__ABOUT THIS TASK__
Only an exact copy of the records, from the line with "Evaluate: lim(x→0) (tan(x))/(ln(1 + x))" through the last line, is wanted.

__MATERIAL TO PROCESS__
-.-.-

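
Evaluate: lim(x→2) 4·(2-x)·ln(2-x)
This is a 0·∞ indeterminate form.

Rewrite 0·∞ as a quotient (0/0 or ∞/∞ form), then apply L'Hôpital's rule:
  lim(x→2) 4·(2-x)·ln(2-x) = 0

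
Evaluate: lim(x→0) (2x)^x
This is an exponential indeterminate form.

For exponential indeterminate forms, take the natural log:
  Let L = lim(x→0) (2x)^x
  Then ln(L) = lim(x→0) [exponent × ln(base)]
  Evaluate using L'Hôpital or standard limits, then exponentiate.
  L = 1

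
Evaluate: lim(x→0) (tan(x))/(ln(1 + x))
This is a 0/0 indeterminate form.

Apply L'Hôpital's rule: differentiate numerator and denominator separately.
  f(x) = tan(x)   ⇒   f'(x) = tan(x)^2 + 1
  g(x) = ln(x + 1)   ⇒   g'(x) = 1/(x + 1)
  lim(x→0) f'(x)/g'(x) = lim(x→0) (tan(x)^2 + 1)/(1/(x + 1))
  = 1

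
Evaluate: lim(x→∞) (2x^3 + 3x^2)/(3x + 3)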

-.-.-

__SOLUTION FOR THIS EXERCISE__
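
Evaluate: lim(x→0) (tan(x))/(ln(1 + x))
This is a 0/0 indeterminate form.

Apply L'Hôpital's rule: differentiate numerator and denominator separately.
  f(x) = tan(x)   ⇒   f'(x) = tan(x)^2 + 1
  g(x) = ln(x + 1)   ⇒   g'(x) = 1/(x + 1)
  lim(x→0) f'(x)/g'(x) = lim(x→0) (tan(x)^2 + 1)/(1/(x + 1))
  = 1

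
Evaluate: lim(x→∞) (2x^3 + 3x^2)/(3x + 3)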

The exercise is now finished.